Dataset items:
● ● ● ● ● ● ●

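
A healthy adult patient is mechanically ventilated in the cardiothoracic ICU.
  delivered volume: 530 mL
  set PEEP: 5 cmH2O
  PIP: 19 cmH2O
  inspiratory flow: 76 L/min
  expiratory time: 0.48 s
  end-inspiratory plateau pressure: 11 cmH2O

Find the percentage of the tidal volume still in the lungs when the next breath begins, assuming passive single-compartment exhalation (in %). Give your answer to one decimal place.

42.3

Flow: 76 L/min ÷ 60 = 1.2667 L/s.
R = (PIP − Pplat)/V̇ = (19 − 11) / 1.2667 = 8.0/1.2667 = 6.316 cmH2O·s/L.
C = Vt/(Pplat − PEEP) = 530.0 / (11 − 5) = 530.0/6.0 = 88.333 mL/cmH2O.
τ = R × C = 6.316 × 0.08833 L/cmH2O = 0.5579 s.
Fraction remaining at end-expiration = e^(−Te/τ) = e^(−0.48/0.5579) = 0.423 → 42.3%.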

● ● ● ● ● ● ●

EXERCISE DESCRIPTION:
Check each line above for "inspiratory" and return the ones that have it.

YOUR RESPONSE:
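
  inspiratory flow: 76 L/min
  end-inspiratory plateau pressure: 11 cmH2O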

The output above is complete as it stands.